= Activity =
The output is the lines below from the one with "Job 1: 42 minutes." through the one with "Internal playtest takes", both included, printed exactly and with no other line.

.....

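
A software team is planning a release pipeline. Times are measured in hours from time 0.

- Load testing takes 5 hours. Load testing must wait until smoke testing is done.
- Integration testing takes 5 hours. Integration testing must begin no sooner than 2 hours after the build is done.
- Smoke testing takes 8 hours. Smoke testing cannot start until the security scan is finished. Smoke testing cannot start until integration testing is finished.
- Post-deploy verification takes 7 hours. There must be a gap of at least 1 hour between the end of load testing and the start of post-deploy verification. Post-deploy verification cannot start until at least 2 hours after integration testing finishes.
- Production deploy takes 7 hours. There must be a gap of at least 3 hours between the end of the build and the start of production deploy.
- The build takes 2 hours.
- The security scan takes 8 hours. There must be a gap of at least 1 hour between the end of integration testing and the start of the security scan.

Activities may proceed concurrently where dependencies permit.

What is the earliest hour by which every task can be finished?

Nothing blocks the build, so it runs from hour 0 to hour 2.
After the build (finishes hour 2, plus 3-hour gap → hour 5), production deploy can start at hour 5 and finishes at hour 12.
After the build (finishes hour 2, plus 2-hour gap → hour 4), integration testing can start at hour 4 and finishes at hour 9.
After integration testing (finishes hour 9, plus 1-hour gap → hour 10), the security scan can start at hour 10 and finishes at hour 18.
Smoke testing has to wait for the security scan (finishes hour 18); integration testing (finishes hour 9). The latest of these is hour 18, so smoke testing runs hour 18 to 18 + 8 = hour 26.
Load testing cannot begin until smoke testing (finishes hour 26). It runs from hour 26 to 26 + 5 = hour 31.
Post-deploy verification has to wait for load testing (finishes hour 31, plus 1-hour gap → hour 32); integration testing (finishes hour 9, plus 2-hour gap → hour 11). The latest of these is hour 32, so post-deploy verification runs hour 32 to 32 + 7 = hour 39.
All tasks are finished once the last one completes. Finish times: The build at 2, Integration testing at 9, The security scan at 18, Smoke testing at 26, Load testing at 31, Production deploy at 12, Post-deploy verification at 39. The latest is hour 39.

39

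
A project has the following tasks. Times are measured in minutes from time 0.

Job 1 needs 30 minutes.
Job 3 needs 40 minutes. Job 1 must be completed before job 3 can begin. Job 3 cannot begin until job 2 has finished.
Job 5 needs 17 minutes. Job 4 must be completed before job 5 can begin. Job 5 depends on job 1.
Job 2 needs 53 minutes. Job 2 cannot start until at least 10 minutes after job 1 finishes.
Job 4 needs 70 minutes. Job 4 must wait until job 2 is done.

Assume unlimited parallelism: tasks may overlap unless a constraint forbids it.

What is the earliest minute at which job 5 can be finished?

180

Job 1 can start immediately at minute 0; it finishes at minute 30.
Job 2 cannot begin until job 1 (finishes minute 30, plus 10-minute gap → minute 40). It runs from minute 40 to 40 + 53 = minute 93.
After job 2 (finishes minute 93), job 4 can start at minute 93 and finishes at minute 163.
Job 5 cannot start until job 4 (finishes minute 163); job 1 (finishes minute 30). The controlling bound is minute 163, so job 5 finishes at 163 + 17 = minute 180.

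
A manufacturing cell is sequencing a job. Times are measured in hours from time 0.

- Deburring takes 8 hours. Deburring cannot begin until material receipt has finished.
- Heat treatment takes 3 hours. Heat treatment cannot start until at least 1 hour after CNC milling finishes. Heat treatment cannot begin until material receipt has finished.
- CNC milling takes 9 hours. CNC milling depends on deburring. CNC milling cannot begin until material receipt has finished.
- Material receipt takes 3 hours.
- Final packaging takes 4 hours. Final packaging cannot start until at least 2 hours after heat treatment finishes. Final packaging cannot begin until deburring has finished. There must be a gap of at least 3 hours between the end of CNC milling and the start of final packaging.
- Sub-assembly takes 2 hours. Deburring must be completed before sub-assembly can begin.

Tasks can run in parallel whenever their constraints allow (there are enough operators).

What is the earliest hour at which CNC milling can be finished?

20

Nothing blocks material receipt, so it runs from hour 0 to hour 3.
Deburring waits on material receipt (finishes hour 3), so it starts at hour 3 and finishes at 3 + 8 = hour 11.
For CNC milling: deburring (finishes hour 11); material receipt (finishes hour 3). Taking the maximum gives a start of hour 11, and it finishes at 11 + 9 = hour 20.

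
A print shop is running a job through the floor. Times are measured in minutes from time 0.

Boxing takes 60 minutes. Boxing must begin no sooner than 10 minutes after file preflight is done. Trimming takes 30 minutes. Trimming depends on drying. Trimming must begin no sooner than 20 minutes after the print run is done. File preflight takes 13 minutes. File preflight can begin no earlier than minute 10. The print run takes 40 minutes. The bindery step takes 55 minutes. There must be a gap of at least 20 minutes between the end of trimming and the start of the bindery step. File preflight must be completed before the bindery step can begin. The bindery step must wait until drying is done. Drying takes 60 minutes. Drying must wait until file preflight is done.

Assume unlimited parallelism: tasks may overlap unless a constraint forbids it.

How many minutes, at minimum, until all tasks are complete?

The print run can start immediately at minute 0; it finishes at minute 40.
File preflight waits on its own release at minute 10, so it starts at minute 10 and finishes at 10 + 13 = minute 23.
After file preflight (finishes minute 23, plus 10-minute gap → minute 33), boxing can start at minute 33 and finishes at minute 93.
After file preflight (finishes minute 23), drying can start at minute 23 and finishes at minute 83.
Trimming has to wait for drying (finishes minute 83); the print run (finishes minute 40, plus 20-minute gap → minute 60). The latest of these is minute 83, so trimming runs minute 83 to 83 + 30 = minute 113.
The bindery step needs all of trimming (finishes minute 113, plus 20-minute gap → minute 133); file preflight (finishes minute 23); drying (finishes minute 83). That puts its earliest start at minute 133; it finishes at 133 + 55 = minute 188.
All tasks are finished once the last one completes. Finish times: File preflight at 23, The print run at 40, Drying at 83, Trimming at 113, The bindery step at 188, Boxing at 93. The latest is minute 188.

188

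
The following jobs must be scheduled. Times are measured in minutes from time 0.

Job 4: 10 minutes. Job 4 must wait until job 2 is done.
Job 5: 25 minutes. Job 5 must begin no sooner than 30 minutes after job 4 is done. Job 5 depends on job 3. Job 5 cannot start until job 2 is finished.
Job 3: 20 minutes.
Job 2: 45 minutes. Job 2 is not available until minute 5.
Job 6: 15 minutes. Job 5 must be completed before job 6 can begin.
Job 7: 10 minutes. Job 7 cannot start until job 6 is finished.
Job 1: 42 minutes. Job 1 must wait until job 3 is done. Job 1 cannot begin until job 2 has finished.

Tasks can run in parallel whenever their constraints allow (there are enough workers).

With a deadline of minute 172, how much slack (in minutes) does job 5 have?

32

Job 3 has no prerequisites, so it starts at minute 0 and finishes at minute 20.
After its own release at minute 5, job 2 can start at minute 5 and finishes at minute 50.
Job 4 waits on job 2 (finishes minute 50), so it starts at minute 50 and finishes at 50 + 10 = minute 60.
Job 5 has to wait for job 4 (finishes minute 60, plus 30-minute gap → minute 90); job 3 (finishes minute 20); job 2 (finishes minute 50). The latest of these is minute 90, so job 5 runs minute 90 to 90 + 25 = minute 115.

Working backward from the deadline:
To finish by minute 172, job 7 (duration 10) must start no later than minute 162.
Since job 7 (must start by minute 162) depends on it, job 6 must finish by minute 162. Backing off its 15-minute duration gives a latest start of minute 147.
Job 5 has to be done before job 6 (must start by minute 147). That means finishing by minute 147, i.e. starting by 147 − 25 = minute 122.
So job 5 can start as early as minute 90 and as late as minute 122, giving 122 − 90 = 32 minutes of slack.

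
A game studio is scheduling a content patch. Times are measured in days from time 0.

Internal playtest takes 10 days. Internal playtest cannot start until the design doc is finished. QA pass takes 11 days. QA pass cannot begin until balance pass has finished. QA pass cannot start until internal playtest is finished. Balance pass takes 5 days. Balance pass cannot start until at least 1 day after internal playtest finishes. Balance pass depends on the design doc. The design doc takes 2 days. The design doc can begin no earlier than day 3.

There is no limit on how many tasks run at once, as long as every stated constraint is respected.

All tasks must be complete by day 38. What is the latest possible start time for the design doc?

To finish by day 38, QA pass (duration 11) must start no later than day 27.
Since QA pass (must start by day 27) depends on it, balance pass must finish by day 27. Backing off its 5-day duration gives a latest start of day 22.
Internal playtest feeds balance pass (must start by day 22, minus 1-day gap → day 21); QA pass (must start by day 27). Taking the minimum, internal playtest must finish by day 21 and start by 21 − 10 = day 11.
The design doc has several dependents: internal playtest (must start by day 11); balance pass (must start by day 22). The earliest of those limits is day 11, so the design doc must start by 11 − 2 = day 9.

9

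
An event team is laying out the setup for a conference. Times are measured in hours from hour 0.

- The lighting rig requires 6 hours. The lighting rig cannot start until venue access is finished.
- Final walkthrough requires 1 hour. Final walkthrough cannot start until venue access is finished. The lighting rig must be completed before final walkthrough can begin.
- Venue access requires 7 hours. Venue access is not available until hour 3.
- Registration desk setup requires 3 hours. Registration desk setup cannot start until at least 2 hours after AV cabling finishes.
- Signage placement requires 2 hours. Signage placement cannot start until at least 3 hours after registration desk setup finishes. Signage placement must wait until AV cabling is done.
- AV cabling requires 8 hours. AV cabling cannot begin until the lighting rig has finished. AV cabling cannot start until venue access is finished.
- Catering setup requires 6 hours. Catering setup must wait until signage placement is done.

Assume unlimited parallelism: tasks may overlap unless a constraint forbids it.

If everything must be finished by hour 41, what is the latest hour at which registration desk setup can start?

27

To finish by hour 41, catering setup (duration 6) must start no later than hour 35.
Since catering setup (must start by hour 35) depends on it, signage placement must finish by hour 35. Backing off its 2-hour duration gives a latest start of hour 33.
Registration desk setup feeds into signage placement (must start by hour 33, minus 3-hour gap → hour 30); so registration desk setup must finish by hour 30 and therefore start by hour 27.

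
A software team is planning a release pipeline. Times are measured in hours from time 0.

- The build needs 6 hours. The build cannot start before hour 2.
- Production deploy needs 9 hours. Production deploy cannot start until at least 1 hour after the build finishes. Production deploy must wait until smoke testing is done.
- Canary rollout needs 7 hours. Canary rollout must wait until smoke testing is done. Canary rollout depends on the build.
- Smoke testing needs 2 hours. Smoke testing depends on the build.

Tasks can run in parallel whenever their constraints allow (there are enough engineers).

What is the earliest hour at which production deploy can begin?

The build cannot begin until its own release at hour 2. It runs from hour 2 to 2 + 6 = hour 8.
Smoke testing waits on the build (finishes hour 8), so it starts at hour 8 and finishes at 8 + 2 = hour 10.
Production deploy waits on the build (finishes hour 8, plus 1-hour gap → hour 9); smoke testing (finishes hour 10). The latest of these is hour 10, which is the earliest production deploy can start.

10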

.....

= Task result =
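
Job 1: 42 minutes. Job 1 must wait until job 3 is done. Job 1 cannot begin until job 2 has finished.

Tasks can run in parallel whenever their constraints allow (there are enough workers).

With a deadline of minute 172, how much slack (in minutes) does job 5 have?

32

Job 3 has no prerequisites, so it starts at minute 0 and finishes at minute 20.
After its own release at minute 5, job 2 can start at minute 5 and finishes at minute 50.
Job 4 waits on job 2 (finishes minute 50), so it starts at minute 50 and finishes at 50 + 10 = minute 60.
Job 5 has to wait for job 4 (finishes minute 60, plus 30-minute gap → minute 90); job 3 (finishes minute 20); job 2 (finishes minute 50). The latest of these is minute 90, so job 5 runs minute 90 to 90 + 25 = minute 115.

Working backward from the deadline:
To finish by minute 172, job 7 (duration 10) must start no later than minute 162.
Since job 7 (must start by minute 162) depends on it, job 6 must finish by minute 162. Backing off its 15-minute duration gives a latest start of minute 147.
Job 5 has to be done before job 6 (must start by minute 147). That means finishing by minute 147, i.e. starting by 147 − 25 = minute 122.
So job 5 can start as early as minute 90 and as late as minute 122, giving 122 − 90 = 32 minutes of slack.

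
A game studio is scheduling a content patch. Times are measured in days from time 0.

Internal playtest takes 10 days. Internal playtest cannot start until the design doc is finished. QA pass takes 11 days. QA pass cannot begin until balance pass has finished. QA pass cannot start until internal playtest is finished. Balance pass takes 5 days. Balance pass cannot start until at least 1 day after internal playtest finishes. Balance pass depends on the design doc. The design doc takes 2 days. The design doc can begin no earlier than day 3.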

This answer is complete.